* Task instructions *
The line containing "An X-ray tube" and every line after it through the end of the records: return those exactly, and nothing more.

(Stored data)
+++

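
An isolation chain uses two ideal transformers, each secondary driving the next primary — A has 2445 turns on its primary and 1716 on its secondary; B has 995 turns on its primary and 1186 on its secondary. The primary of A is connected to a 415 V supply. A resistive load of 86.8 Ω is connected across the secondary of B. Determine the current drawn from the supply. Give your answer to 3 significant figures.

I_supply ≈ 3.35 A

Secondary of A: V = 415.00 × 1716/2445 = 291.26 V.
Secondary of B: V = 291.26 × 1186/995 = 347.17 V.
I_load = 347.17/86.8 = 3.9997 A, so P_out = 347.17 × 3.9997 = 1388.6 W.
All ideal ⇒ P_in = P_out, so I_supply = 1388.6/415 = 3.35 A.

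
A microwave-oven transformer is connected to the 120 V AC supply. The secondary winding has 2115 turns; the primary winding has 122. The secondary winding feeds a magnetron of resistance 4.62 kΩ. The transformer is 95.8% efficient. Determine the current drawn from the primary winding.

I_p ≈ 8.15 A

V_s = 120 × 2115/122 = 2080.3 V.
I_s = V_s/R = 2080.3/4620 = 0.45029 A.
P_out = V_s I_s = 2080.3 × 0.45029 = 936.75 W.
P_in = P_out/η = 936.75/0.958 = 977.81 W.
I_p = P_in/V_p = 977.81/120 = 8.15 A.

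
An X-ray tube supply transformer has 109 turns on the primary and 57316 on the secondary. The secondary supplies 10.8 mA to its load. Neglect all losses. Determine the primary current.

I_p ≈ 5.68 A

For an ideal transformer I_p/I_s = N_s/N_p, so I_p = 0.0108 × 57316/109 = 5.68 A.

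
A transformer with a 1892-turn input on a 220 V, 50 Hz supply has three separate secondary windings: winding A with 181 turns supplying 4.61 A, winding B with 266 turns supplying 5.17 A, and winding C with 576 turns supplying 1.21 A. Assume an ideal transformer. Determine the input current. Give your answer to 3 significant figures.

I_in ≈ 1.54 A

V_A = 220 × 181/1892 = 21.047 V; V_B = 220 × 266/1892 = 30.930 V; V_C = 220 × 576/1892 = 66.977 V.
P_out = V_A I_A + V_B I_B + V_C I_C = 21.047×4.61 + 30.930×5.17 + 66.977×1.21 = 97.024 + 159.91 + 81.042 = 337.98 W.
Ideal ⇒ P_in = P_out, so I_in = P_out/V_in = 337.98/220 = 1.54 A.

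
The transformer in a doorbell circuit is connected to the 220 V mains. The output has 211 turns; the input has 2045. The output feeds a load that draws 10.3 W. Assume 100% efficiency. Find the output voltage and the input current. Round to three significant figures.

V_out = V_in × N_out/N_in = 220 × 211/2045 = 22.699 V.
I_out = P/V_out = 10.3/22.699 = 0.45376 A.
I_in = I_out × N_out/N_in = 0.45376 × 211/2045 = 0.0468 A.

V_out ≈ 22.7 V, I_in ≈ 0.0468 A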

+++

* Solution for this problem *
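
An X-ray tube supply transformer has 109 turns on the primary and 57316 on the secondary. The secondary supplies 10.8 mA to its load. Neglect all losses. Determine the primary current.

I_p ≈ 5.68 A

For an ideal transformer I_p/I_s = N_s/N_p, so I_p = 0.0108 × 57316/109 = 5.68 A.

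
A transformer with a 1892-turn input on a 220 V, 50 Hz supply has three separate secondary windings: winding A with 181 turns supplying 4.61 A, winding B with 266 turns supplying 5.17 A, and winding C with 576 turns supplying 1.21 A. Assume an ideal transformer. Determine the input current. Give your answer to 3 significant figures.

I_in ≈ 1.54 A

V_A = 220 × 181/1892 = 21.047 V; V_B = 220 × 266/1892 = 30.930 V; V_C = 220 × 576/1892 = 66.977 V.
P_out = V_A I_A + V_B I_B + V_C I_C = 21.047×4.61 + 30.930×5.17 + 66.977×1.21 = 97.024 + 159.91 + 81.042 = 337.98 W.
Ideal ⇒ P_in = P_out, so I_in = P_out/V_in = 337.98/220 = 1.54 A.

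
The transformer in a doorbell circuit is connected to the 220 V mains. The output has 211 turns; the input has 2045. The output feeds a load that draws 10.3 W. Assume 100% efficiency. Find the output voltage and the input current. Round to three significant figures.

V_out = V_in × N_out/N_in = 220 × 211/2045 = 22.699 V.
I_out = P/V_out = 10.3/22.699 = 0.45376 A.
I_in = I_out × N_out/N_in = 0.45376 × 211/2045 = 0.0468 A.

V_out ≈ 22.7 V, I_in ≈ 0.0468 A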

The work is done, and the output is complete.